LISTED ENTRIES:

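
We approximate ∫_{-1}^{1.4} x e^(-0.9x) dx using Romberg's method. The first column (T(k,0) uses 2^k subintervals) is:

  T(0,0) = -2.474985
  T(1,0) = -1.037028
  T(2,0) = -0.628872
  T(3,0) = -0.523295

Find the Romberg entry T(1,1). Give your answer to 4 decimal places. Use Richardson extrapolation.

-0.5577

T(1,1) = -1.037028 + (-1.037028 − (-2.474985))/3 = -0.557709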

EXERCISE DESCRIPTION:
Begin with the line containing "T(0,0) = -2.474985" and retype it and each line after it through the end of the records, keeping them exact and including nothing more.

EXERCISE ANSWER:
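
  T(0,0) = -2.474985
  T(1,0) = -1.037028
  T(2,0) = -0.628872
  T(3,0) = -0.523295

Find the Romberg entry T(1,1). Give your answer to 4 decimal places. Use Richardson extrapolation.

-0.5577

T(1,1) = -1.037028 + (-1.037028 − (-2.474985))/3 = -0.557709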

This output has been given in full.